Exercise requirements » The whole answer is the data below, retyped exactly.

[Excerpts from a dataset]
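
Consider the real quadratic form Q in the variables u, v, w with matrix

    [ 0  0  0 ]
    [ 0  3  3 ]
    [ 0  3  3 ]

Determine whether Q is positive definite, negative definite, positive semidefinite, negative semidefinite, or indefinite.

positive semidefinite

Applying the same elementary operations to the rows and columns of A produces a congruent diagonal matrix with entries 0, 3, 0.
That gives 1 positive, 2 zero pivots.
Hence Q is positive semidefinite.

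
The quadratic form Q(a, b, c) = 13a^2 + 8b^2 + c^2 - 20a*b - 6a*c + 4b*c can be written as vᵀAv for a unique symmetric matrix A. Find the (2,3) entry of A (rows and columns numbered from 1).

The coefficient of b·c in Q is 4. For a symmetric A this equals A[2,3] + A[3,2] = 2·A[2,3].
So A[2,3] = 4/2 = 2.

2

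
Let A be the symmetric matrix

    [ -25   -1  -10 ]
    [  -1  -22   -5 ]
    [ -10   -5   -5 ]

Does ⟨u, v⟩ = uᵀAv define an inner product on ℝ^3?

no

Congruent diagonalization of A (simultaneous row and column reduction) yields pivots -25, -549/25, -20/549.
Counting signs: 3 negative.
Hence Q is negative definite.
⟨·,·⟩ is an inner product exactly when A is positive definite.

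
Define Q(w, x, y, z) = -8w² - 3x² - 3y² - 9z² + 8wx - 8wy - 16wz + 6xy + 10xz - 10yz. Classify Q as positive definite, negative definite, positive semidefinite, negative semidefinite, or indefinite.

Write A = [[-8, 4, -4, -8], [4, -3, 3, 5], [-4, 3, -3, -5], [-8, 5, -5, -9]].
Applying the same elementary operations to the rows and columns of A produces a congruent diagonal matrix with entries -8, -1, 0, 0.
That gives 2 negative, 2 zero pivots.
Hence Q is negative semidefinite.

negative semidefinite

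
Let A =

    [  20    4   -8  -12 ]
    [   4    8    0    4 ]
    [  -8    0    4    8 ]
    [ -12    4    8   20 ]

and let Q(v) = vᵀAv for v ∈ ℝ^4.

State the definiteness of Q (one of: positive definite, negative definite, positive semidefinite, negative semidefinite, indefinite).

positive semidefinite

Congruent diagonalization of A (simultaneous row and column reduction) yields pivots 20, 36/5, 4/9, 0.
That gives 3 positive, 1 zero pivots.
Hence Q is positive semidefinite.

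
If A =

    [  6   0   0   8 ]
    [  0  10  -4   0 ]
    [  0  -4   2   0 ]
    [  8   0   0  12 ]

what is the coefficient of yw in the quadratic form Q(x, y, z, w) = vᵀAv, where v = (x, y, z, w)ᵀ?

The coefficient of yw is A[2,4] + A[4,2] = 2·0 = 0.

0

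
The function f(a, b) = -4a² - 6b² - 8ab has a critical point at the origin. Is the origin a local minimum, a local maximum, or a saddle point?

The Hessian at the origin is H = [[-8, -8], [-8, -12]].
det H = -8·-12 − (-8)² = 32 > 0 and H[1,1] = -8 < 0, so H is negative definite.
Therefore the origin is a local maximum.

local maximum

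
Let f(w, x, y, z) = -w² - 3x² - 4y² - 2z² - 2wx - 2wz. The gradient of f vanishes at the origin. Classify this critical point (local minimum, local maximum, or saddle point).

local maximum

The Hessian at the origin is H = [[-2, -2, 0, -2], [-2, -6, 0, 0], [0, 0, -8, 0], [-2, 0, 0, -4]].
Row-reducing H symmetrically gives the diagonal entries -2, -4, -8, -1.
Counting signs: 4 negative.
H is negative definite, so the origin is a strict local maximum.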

Exercise output »
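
Consider the real quadratic form Q in the variables u, v, w with matrix

    [ 0  0  0 ]
    [ 0  3  3 ]
    [ 0  3  3 ]

Determine whether Q is positive definite, negative definite, positive semidefinite, negative semidefinite, or indefinite.

positive semidefinite

Applying the same elementary operations to the rows and columns of A produces a congruent diagonal matrix with entries 0, 3, 0.
That gives 1 positive, 2 zero pivots.
Hence Q is positive semidefinite.

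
The quadratic form Q(a, b, c) = 13a^2 + 8b^2 + c^2 - 20a*b - 6a*c + 4b*c can be written as vᵀAv for a unique symmetric matrix A. Find the (2,3) entry of A (rows and columns numbered from 1).

The coefficient of b·c in Q is 4. For a symmetric A this equals A[2,3] + A[3,2] = 2·A[2,3].
So A[2,3] = 4/2 = 2.

2

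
Let A be the symmetric matrix

    [ -25   -1  -10 ]
    [  -1  -22   -5 ]
    [ -10   -5   -5 ]

Does ⟨u, v⟩ = uᵀAv define an inner product on ℝ^3?

no

Congruent diagonalization of A (simultaneous row and column reduction) yields pivots -25, -549/25, -20/549.
Counting signs: 3 negative.
Hence Q is negative definite.
⟨·,·⟩ is an inner product exactly when A is positive definite.

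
Define Q(w, x, y, z) = -8w² - 3x² - 3y² - 9z² + 8wx - 8wy - 16wz + 6xy + 10xz - 10yz. Classify Q as positive definite, negative definite, positive semidefinite, negative semidefinite, or indefinite.

Write A = [[-8, 4, -4, -8], [4, -3, 3, 5], [-4, 3, -3, -5], [-8, 5, -5, -9]].
Applying the same elementary operations to the rows and columns of A produces a congruent diagonal matrix with entries -8, -1, 0, 0.
That gives 2 negative, 2 zero pivots.
Hence Q is negative semidefinite.

negative semidefinite

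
Let A =

    [  20    4   -8  -12 ]
    [   4    8    0    4 ]
    [  -8    0    4    8 ]
    [ -12    4    8   20 ]

and let Q(v) = vᵀAv for v ∈ ℝ^4.

State the definiteness of Q (one of: positive definite, negative definite, positive semidefinite, negative semidefinite, indefinite).

positive semidefinite

Congruent diagonalization of A (simultaneous row and column reduction) yields pivots 20, 36/5, 4/9, 0.
That gives 3 positive, 1 zero pivots.
Hence Q is positive semidefinite.

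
If A =

    [  6   0   0   8 ]
    [  0  10  -4   0 ]
    [  0  -4   2   0 ]
    [  8   0   0  12 ]

what is the coefficient of yw in the quadratic form Q(x, y, z, w) = vᵀAv, where v = (x, y, z, w)ᵀ?

The coefficient of yw is A[2,4] + A[4,2] = 2·0 = 0.

0

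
The function f(a, b) = -4a² - 6b² - 8ab has a critical point at the origin. Is the origin a local minimum, a local maximum, or a saddle point?

The Hessian at the origin is H = [[-8, -8], [-8, -12]].
det H = -8·-12 − (-8)² = 32 > 0 and H[1,1] = -8 < 0, so H is negative definite.
Therefore the origin is a local maximum.

local maximum

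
Let f(w, x, y, z) = -w² - 3x² - 4y² - 2z² - 2wx - 2wz. The gradient of f vanishes at the origin. Classify this critical point (local minimum, local maximum, or saddle point).

local maximum

The Hessian at the origin is H = [[-2, -2, 0, -2], [-2, -6, 0, 0], [0, 0, -8, 0], [-2, 0, 0, -4]].
Row-reducing H symmetrically gives the diagonal entries -2, -4, -8, -1.
Counting signs: 4 negative.
H is negative definite, so the origin is a strict local maximum.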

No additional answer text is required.